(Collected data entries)
* * *

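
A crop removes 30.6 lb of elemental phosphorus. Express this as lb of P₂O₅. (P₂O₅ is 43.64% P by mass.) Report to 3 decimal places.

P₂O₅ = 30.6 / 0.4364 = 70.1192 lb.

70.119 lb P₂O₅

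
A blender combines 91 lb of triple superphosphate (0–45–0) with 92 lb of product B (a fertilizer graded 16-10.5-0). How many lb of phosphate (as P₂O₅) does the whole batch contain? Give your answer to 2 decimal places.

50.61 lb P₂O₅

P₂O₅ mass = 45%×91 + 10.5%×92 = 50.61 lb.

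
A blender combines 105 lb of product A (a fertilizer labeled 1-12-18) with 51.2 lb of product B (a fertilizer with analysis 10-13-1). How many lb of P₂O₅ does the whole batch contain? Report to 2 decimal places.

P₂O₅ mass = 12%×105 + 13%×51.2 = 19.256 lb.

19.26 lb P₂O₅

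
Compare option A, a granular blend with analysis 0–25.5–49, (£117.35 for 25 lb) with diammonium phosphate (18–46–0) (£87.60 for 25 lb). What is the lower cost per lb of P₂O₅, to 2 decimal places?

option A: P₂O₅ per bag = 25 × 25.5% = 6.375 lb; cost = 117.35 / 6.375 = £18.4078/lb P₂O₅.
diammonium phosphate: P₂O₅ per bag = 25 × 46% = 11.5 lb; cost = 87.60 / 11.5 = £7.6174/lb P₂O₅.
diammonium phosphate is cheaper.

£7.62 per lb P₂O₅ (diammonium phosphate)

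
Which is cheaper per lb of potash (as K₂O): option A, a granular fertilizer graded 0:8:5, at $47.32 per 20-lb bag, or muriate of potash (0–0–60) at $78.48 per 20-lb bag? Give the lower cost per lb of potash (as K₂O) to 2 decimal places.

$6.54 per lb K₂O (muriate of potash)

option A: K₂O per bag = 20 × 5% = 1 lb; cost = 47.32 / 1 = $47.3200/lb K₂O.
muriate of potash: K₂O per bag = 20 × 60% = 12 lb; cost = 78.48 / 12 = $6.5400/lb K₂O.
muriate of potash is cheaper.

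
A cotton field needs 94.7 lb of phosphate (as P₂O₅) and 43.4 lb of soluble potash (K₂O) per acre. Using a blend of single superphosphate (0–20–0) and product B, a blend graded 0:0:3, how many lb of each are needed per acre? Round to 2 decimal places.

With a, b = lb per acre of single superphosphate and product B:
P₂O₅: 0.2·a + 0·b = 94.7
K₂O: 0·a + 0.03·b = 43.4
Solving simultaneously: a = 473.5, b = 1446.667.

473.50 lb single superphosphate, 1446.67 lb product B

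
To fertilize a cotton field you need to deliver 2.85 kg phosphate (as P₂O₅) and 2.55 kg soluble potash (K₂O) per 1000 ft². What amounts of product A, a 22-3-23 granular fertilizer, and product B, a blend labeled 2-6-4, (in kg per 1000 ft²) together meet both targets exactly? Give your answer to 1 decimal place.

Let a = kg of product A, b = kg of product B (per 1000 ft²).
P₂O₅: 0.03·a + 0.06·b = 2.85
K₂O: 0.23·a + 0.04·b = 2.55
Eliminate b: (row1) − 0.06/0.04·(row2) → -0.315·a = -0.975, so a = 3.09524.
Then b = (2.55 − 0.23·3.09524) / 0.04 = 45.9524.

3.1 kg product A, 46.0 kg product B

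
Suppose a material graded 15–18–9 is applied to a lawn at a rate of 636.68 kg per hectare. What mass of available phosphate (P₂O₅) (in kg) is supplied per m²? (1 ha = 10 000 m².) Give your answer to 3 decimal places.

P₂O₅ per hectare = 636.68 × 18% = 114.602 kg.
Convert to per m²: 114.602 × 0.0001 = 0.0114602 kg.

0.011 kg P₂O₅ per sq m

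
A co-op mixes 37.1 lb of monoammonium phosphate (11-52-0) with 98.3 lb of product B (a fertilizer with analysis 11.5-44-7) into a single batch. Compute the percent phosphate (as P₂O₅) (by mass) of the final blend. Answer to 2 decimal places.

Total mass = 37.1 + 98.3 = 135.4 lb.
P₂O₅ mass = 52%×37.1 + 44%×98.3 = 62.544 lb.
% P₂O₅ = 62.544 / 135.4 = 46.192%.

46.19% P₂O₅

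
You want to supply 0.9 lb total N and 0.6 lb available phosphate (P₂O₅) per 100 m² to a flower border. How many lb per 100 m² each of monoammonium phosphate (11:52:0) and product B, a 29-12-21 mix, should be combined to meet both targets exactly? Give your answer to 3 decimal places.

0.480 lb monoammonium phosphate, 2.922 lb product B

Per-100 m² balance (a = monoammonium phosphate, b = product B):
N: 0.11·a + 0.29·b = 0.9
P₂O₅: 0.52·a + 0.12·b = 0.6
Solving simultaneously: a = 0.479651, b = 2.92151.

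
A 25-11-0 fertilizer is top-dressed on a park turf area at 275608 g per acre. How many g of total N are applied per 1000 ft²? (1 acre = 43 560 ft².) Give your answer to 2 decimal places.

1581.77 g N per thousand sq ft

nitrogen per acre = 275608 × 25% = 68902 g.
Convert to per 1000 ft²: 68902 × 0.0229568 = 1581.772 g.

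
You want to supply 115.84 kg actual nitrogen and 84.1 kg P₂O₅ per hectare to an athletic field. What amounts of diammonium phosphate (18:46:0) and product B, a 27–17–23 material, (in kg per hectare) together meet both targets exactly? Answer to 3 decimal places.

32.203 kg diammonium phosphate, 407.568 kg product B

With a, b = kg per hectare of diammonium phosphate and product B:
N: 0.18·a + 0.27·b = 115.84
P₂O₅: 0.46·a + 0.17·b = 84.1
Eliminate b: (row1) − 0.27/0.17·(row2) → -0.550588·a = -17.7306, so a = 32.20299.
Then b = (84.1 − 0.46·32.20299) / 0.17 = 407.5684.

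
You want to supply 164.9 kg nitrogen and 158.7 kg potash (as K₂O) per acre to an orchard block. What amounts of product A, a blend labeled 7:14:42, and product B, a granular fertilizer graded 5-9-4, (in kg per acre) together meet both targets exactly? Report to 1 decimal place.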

* * *

Repeat each entry above exactly as shown.

§ **Answer to this task**:
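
A crop removes 30.6 lb of elemental phosphorus. Express this as lb of P₂O₅. (P₂O₅ is 43.64% P by mass.) Report to 3 decimal places.

P₂O₅ = 30.6 / 0.4364 = 70.1192 lb.

70.119 lb P₂O₅

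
A blender combines 91 lb of triple superphosphate (0–45–0) with 92 lb of product B (a fertilizer graded 16-10.5-0). How many lb of phosphate (as P₂O₅) does the whole batch contain? Give your answer to 2 decimal places.

50.61 lb P₂O₅

P₂O₅ mass = 45%×91 + 10.5%×92 = 50.61 lb.

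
A blender combines 105 lb of product A (a fertilizer labeled 1-12-18) with 51.2 lb of product B (a fertilizer with analysis 10-13-1). How many lb of P₂O₅ does the whole batch contain? Report to 2 decimal places.

P₂O₅ mass = 12%×105 + 13%×51.2 = 19.256 lb.

19.26 lb P₂O₅

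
Compare option A, a granular blend with analysis 0–25.5–49, (£117.35 for 25 lb) with diammonium phosphate (18–46–0) (£87.60 for 25 lb). What is the lower cost per lb of P₂O₅, to 2 decimal places?

option A: P₂O₅ per bag = 25 × 25.5% = 6.375 lb; cost = 117.35 / 6.375 = £18.4078/lb P₂O₅.
diammonium phosphate: P₂O₅ per bag = 25 × 46% = 11.5 lb; cost = 87.60 / 11.5 = £7.6174/lb P₂O₅.
diammonium phosphate is cheaper.

£7.62 per lb P₂O₅ (diammonium phosphate)

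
Which is cheaper per lb of potash (as K₂O): option A, a granular fertilizer graded 0:8:5, at $47.32 per 20-lb bag, or muriate of potash (0–0–60) at $78.48 per 20-lb bag? Give the lower cost per lb of potash (as K₂O) to 2 decimal places.

$6.54 per lb K₂O (muriate of potash)

option A: K₂O per bag = 20 × 5% = 1 lb; cost = 47.32 / 1 = $47.3200/lb K₂O.
muriate of potash: K₂O per bag = 20 × 60% = 12 lb; cost = 78.48 / 12 = $6.5400/lb K₂O.
muriate of potash is cheaper.

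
A cotton field needs 94.7 lb of phosphate (as P₂O₅) and 43.4 lb of soluble potash (K₂O) per acre. Using a blend of single superphosphate (0–20–0) and product B, a blend graded 0:0:3, how many lb of each are needed per acre? Round to 2 decimal places.

With a, b = lb per acre of single superphosphate and product B:
P₂O₅: 0.2·a + 0·b = 94.7
K₂O: 0·a + 0.03·b = 43.4
Solving simultaneously: a = 473.5, b = 1446.667.

473.50 lb single superphosphate, 1446.67 lb product B

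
To fertilize a cotton field you need to deliver 2.85 kg phosphate (as P₂O₅) and 2.55 kg soluble potash (K₂O) per 1000 ft². What amounts of product A, a 22-3-23 granular fertilizer, and product B, a blend labeled 2-6-4, (in kg per 1000 ft²) together meet both targets exactly? Give your answer to 1 decimal place.

Let a = kg of product A, b = kg of product B (per 1000 ft²).
P₂O₅: 0.03·a + 0.06·b = 2.85
K₂O: 0.23·a + 0.04·b = 2.55
Eliminate b: (row1) − 0.06/0.04·(row2) → -0.315·a = -0.975, so a = 3.09524.
Then b = (2.55 − 0.23·3.09524) / 0.04 = 45.9524.

3.1 kg product A, 46.0 kg product B

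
Suppose a material graded 15–18–9 is applied to a lawn at a rate of 636.68 kg per hectare. What mass of available phosphate (P₂O₅) (in kg) is supplied per m²? (1 ha = 10 000 m².) Give your answer to 3 decimal places.

P₂O₅ per hectare = 636.68 × 18% = 114.602 kg.
Convert to per m²: 114.602 × 0.0001 = 0.0114602 kg.

0.011 kg P₂O₅ per sq m

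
A co-op mixes 37.1 lb of monoammonium phosphate (11-52-0) with 98.3 lb of product B (a fertilizer with analysis 11.5-44-7) into a single batch. Compute the percent phosphate (as P₂O₅) (by mass) of the final blend. Answer to 2 decimal places.

Total mass = 37.1 + 98.3 = 135.4 lb.
P₂O₅ mass = 52%×37.1 + 44%×98.3 = 62.544 lb.
% P₂O₅ = 62.544 / 135.4 = 46.192%.

46.19% P₂O₅

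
You want to supply 0.9 lb total N and 0.6 lb available phosphate (P₂O₅) per 100 m² to a flower border. How many lb per 100 m² each of monoammonium phosphate (11:52:0) and product B, a 29-12-21 mix, should be combined to meet both targets exactly? Give your answer to 3 decimal places.

0.480 lb monoammonium phosphate, 2.922 lb product B

Per-100 m² balance (a = monoammonium phosphate, b = product B):
N: 0.11·a + 0.29·b = 0.9
P₂O₅: 0.52·a + 0.12·b = 0.6
Solving simultaneously: a = 0.479651, b = 2.92151.

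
A 25-11-0 fertilizer is top-dressed on a park turf area at 275608 g per acre. How many g of total N are applied per 1000 ft²? (1 acre = 43 560 ft².) Give your answer to 2 decimal places.

1581.77 g N per thousand sq ft

nitrogen per acre = 275608 × 25% = 68902 g.
Convert to per 1000 ft²: 68902 × 0.0229568 = 1581.772 g.

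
You want to supply 115.84 kg actual nitrogen and 84.1 kg P₂O₅ per hectare to an athletic field. What amounts of diammonium phosphate (18:46:0) and product B, a 27–17–23 material, (in kg per hectare) together meet both targets exactly? Answer to 3 decimal places.

32.203 kg diammonium phosphate, 407.568 kg product B

With a, b = kg per hectare of diammonium phosphate and product B:
N: 0.18·a + 0.27·b = 115.84
P₂O₅: 0.46·a + 0.17·b = 84.1
Eliminate b: (row1) − 0.27/0.17·(row2) → -0.550588·a = -17.7306, so a = 32.20299.
Then b = (84.1 − 0.46·32.20299) / 0.17 = 407.5684.

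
You want to supply 164.9 kg nitrogen and 158.7 kg potash (as K₂O) per acre to an orchard block. What amounts of product A, a blend labeled 7:14:42, and product B, a granular fertilizer graded 5-9-4, (in kg per acre) together meet both targets exactly? Report to 1 decimal place.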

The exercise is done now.